PROMPT: As the answer, give a copy of each line below that includes the word "mean".

==== ENTRIES PROVIDED ====

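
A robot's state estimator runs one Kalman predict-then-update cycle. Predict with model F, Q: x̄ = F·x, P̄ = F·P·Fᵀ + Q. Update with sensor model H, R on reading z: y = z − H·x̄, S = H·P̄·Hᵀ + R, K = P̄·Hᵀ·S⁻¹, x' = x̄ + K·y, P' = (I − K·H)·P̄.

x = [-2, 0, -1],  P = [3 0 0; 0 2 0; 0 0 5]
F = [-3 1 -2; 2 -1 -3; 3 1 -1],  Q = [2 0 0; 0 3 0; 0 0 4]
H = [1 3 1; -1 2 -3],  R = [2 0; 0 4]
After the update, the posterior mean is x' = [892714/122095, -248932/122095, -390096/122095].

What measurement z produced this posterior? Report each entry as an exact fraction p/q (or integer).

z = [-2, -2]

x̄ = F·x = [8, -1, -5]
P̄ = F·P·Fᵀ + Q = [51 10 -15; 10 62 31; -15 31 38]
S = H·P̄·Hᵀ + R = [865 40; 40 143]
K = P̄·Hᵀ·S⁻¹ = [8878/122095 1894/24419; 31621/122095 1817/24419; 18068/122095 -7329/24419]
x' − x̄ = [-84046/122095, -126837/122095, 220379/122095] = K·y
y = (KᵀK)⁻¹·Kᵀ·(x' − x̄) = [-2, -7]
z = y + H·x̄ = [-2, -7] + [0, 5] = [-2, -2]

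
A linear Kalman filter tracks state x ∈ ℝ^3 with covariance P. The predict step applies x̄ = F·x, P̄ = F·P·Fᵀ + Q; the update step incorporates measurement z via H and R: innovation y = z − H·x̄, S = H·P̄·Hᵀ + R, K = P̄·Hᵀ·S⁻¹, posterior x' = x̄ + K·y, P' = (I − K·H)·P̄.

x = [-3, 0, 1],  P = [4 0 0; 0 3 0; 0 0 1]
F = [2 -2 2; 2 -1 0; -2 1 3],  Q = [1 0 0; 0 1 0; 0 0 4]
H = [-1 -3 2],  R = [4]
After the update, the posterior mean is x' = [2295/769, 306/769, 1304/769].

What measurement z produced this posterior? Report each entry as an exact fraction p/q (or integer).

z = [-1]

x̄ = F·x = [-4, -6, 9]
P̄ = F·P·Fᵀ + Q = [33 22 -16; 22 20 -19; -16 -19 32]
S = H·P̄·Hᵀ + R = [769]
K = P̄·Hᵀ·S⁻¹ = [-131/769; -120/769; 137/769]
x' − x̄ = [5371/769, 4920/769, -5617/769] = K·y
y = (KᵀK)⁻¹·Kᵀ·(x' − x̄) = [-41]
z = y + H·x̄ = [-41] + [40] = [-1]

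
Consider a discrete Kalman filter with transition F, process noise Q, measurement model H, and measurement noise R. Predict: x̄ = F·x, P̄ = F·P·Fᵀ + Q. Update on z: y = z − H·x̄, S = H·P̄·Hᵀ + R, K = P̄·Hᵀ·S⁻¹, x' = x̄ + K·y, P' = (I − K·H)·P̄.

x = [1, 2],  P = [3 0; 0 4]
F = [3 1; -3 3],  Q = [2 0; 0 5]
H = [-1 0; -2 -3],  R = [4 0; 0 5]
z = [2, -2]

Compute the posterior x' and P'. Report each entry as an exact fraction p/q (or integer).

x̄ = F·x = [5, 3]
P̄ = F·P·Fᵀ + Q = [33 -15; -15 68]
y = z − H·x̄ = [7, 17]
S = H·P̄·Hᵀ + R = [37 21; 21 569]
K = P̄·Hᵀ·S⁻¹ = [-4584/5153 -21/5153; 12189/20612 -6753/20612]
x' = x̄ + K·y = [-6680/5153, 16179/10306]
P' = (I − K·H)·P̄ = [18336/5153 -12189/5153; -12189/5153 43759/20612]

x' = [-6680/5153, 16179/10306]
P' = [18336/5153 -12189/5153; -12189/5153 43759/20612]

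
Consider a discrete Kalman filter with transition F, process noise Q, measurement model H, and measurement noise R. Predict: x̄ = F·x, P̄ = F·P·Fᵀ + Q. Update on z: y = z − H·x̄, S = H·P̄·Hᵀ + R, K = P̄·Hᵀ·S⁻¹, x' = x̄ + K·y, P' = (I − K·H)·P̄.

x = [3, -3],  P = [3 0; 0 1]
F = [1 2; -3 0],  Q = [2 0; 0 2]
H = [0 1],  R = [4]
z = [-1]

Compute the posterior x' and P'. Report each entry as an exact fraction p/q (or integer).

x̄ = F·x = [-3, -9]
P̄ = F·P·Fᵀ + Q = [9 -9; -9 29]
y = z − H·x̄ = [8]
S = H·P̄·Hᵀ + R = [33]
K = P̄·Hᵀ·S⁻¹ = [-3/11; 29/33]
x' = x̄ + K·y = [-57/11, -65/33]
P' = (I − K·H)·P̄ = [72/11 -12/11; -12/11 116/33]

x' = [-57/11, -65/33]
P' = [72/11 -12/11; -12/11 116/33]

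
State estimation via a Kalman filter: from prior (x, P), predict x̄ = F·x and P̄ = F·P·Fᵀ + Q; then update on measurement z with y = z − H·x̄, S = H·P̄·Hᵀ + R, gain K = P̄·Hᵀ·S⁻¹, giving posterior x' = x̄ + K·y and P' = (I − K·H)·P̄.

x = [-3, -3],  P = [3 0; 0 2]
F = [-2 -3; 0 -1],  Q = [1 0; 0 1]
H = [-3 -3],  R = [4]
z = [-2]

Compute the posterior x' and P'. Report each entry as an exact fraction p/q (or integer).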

====

PROBLEM SOLUTION:
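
After the update, the posterior mean is x' = [892714/122095, -248932/122095, -390096/122095].
After the update, the posterior mean is x' = [2295/769, 306/769, 1304/769].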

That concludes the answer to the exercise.